Stored data entries:
=== Section Start ===

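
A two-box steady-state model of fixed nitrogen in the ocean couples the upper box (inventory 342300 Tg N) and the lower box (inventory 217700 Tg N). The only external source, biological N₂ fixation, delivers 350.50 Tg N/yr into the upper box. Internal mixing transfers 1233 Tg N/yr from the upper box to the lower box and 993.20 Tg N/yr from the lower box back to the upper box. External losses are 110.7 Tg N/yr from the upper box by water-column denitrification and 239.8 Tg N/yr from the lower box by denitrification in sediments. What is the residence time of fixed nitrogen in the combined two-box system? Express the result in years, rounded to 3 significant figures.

1600 yr

Treat the two boxes together as one reservoir: the mixing fluxes between them are internal recycling, so τ = ΣM / Σ(external losses).
M_total = 342300 + 217700 = 560000 Tg N.
ΣF_external_out = 110.7 + 239.8 = 350.50 Tg N/yr.
τ = M_total / ΣF_ext = 560000 / 350.50 = 1598 yr.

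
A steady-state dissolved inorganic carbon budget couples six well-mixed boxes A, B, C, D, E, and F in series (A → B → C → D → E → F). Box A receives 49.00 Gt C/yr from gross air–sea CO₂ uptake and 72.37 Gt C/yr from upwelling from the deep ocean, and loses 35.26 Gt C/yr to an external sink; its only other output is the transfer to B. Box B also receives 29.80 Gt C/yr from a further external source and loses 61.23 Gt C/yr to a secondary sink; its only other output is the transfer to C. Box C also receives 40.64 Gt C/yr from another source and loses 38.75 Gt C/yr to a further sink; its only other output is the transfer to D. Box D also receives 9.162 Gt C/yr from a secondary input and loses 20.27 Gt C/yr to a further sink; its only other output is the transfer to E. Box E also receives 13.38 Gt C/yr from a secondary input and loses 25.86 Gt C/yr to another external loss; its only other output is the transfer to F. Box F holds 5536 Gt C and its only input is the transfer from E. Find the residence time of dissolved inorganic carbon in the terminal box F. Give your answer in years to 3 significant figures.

168 yr

Box A: F(A→B) = (49.00 + 72.37) − 35.26 = 86.110 Gt C/yr.
Box B: F(B→C) = (86.110 + 29.80) − 61.23 = 54.680 Gt C/yr.
Box C: F(C→D) = (54.680 + 40.64) − 38.75 = 56.570 Gt C/yr.
Box D: F(D→E) = (56.570 + 9.162) − 20.27 = 45.462 Gt C/yr.
Box E: F(E→F) = (45.462 + 13.38) − 25.86 = 32.982 Gt C/yr.
Box F throughput = its input = 32.982 Gt C/yr; τ = 5536 / 32.982 = 167.8 yr.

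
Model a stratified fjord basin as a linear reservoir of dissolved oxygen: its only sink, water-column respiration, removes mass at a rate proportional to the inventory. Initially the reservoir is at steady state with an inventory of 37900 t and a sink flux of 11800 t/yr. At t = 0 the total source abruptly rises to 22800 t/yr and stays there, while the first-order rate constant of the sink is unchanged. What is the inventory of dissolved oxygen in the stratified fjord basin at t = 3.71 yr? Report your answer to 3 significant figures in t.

62100 t

The sink rate constant is k = F₀/M₀ = 11800/37900 = 0.3113 yr⁻¹.
Solving dM/dt = F₁ − kM with M(0) = M₀ gives M(t) = F₁/k + (M₀ − F₁/k)·e^(−kt).
F₁/k = 22800/0.3113 = 73231 t; kt = 0.3113 × 3.71 = 1.155, e^(−kt) = 0.3150.
M(3.71) = 73231 + (37900 − 73231) × 0.3150 = 73231 − 11130 = 62100 t.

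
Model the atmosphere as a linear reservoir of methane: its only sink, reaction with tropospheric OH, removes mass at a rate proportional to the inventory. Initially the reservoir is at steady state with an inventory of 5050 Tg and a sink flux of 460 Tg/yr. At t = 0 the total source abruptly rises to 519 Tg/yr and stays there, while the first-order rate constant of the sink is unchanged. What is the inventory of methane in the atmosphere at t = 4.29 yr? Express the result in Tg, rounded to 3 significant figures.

Residence time τ = M₀/F₀ = 10.98 yr. The eventual steady state is M_∞ = M₀·(F₁/F₀) = 5050 × 519/460 = 5697.7 Tg.
The anomaly ΔM(t) = M(t) − M_∞ decays as ΔM₀·e^(−t/τ) with ΔM₀ = 5050 − 5697.7 = −647.7 Tg.
At t = 4.29 yr, e^(−t/τ) = e^(−0.3908) = 0.6765, so ΔM = −438.2 Tg and M = 5697.7 − 438.2 = 5259.5 Tg.

5260 Tg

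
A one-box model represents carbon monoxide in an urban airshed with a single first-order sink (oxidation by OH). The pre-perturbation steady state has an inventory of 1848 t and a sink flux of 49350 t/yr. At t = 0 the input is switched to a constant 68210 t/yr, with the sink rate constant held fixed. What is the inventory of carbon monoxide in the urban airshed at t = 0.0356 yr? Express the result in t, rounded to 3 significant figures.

2280 t

τ = M₀/F₀ = 1848/49350 = 0.03745 yr; rate constant k = 1/τ.
New steady state M_∞ = F₁/k = F₁·τ = 68210 × 0.03745 = 2554.2 t.
M(t) = M_∞ + (M₀ − M_∞)·e^(−t/τ); t/τ = 0.0356/0.03745 = 0.9507, so e^(−t/τ) = 0.3865.
M(t) = 2554.2 − 706.2 × 0.3865 = 2281.3 t.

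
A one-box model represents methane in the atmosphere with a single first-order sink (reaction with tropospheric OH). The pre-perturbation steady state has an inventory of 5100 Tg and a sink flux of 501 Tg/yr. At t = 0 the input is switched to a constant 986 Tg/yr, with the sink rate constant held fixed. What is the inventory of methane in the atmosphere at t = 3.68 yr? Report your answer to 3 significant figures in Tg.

The sink rate constant is k = F₀/M₀ = 501/5100 = 0.09824 yr⁻¹.
Solving dM/dt = F₁ − kM with M(0) = M₀ gives M(t) = F₁/k + (M₀ − F₁/k)·e^(−kt).
F₁/k = 986/0.09824 = 10037 Tg; kt = 0.09824 × 3.68 = 0.3615, e^(−kt) = 0.6966.
M(3.68) = 10037 + (5100 − 10037) × 0.6966 = 10037 − 3439 = 6597.8 Tg.

6600 Tg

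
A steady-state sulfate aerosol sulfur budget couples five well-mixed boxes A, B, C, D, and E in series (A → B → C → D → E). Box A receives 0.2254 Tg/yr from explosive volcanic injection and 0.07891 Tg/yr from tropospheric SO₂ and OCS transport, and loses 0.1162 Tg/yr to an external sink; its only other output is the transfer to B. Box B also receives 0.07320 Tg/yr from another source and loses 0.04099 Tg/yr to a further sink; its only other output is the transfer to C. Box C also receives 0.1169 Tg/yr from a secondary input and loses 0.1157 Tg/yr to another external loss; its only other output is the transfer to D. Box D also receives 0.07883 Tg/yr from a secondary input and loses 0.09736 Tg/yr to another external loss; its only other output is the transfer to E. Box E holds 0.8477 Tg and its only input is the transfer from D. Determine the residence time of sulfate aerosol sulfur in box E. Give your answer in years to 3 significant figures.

4.18 yr

Box A: F(A→B) = (0.2254 + 0.07891) − 0.1162 = 0.18811 Tg/yr.
Box B: F(B→C) = (0.18811 + 0.07320) − 0.04099 = 0.22032 Tg/yr.
Box C: F(C→D) = (0.22032 + 0.1169) − 0.1157 = 0.22152 Tg/yr.
Box D: F(D→E) = (0.22152 + 0.07883) − 0.09736 = 0.20299 Tg/yr.
Box E throughput = its input = 0.20299 Tg/yr; τ = 0.8477 / 0.20299 = 4.176 yr.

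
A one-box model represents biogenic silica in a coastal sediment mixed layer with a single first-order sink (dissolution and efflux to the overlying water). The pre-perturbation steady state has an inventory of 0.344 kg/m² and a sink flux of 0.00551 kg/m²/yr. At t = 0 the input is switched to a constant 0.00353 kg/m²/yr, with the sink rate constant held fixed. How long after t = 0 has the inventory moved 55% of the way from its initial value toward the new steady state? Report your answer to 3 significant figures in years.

τ = M₀/F₀ = 0.344/0.00551 = 62.43 yr.
The remaining gap fraction is e^(−t/τ); 55% covered ⇒ e^(−t/τ) = 0.450.
t = −τ ln(0.450) = 62.43 × 0.7985 = 49.85 yr.

49.9 yr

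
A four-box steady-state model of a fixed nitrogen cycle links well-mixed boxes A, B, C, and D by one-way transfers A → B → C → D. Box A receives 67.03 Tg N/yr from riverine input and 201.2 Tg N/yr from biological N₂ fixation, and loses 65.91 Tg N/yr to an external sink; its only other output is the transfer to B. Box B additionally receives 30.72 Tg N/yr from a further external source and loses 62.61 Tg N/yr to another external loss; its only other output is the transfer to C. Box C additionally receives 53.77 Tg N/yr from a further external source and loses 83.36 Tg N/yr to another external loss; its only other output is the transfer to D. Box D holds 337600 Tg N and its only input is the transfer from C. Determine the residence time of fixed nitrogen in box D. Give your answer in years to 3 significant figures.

2400 yr

Box A: F(A→B) = (67.03 + 201.2) − 65.91 = 202.32 Tg N/yr.
Box B: F(B→C) = (202.32 + 30.72) − 62.61 = 170.43 Tg N/yr.
Box C: F(C→D) = (170.43 + 53.77) − 83.36 = 140.84 Tg N/yr.
Box D throughput = its input = 140.84 Tg N/yr; τ = 337600 / 140.84 = 2397 yr.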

=== Section End ===

Assignment: With the entries above as the source, set down exactly the lines from the one holding "A four-box steady-state" through the last line, both ends included.

Exercise response:
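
A four-box steady-state model of a fixed nitrogen cycle links well-mixed boxes A, B, C, and D by one-way transfers A → B → C → D. Box A receives 67.03 Tg N/yr from riverine input and 201.2 Tg N/yr from biological N₂ fixation, and loses 65.91 Tg N/yr to an external sink; its only other output is the transfer to B. Box B additionally receives 30.72 Tg N/yr from a further external source and loses 62.61 Tg N/yr to another external loss; its only other output is the transfer to C. Box C additionally receives 53.77 Tg N/yr from a further external source and loses 83.36 Tg N/yr to another external loss; its only other output is the transfer to D. Box D holds 337600 Tg N and its only input is the transfer from C. Determine the residence time of fixed nitrogen in box D. Give your answer in years to 3 significant figures.

2400 yr

Box A: F(A→B) = (67.03 + 201.2) − 65.91 = 202.32 Tg N/yr.
Box B: F(B→C) = (202.32 + 30.72) − 62.61 = 170.43 Tg N/yr.
Box C: F(C→D) = (170.43 + 53.77) − 83.36 = 140.84 Tg N/yr.
Box D throughput = its input = 140.84 Tg N/yr; τ = 337600 / 140.84 = 2397 yr.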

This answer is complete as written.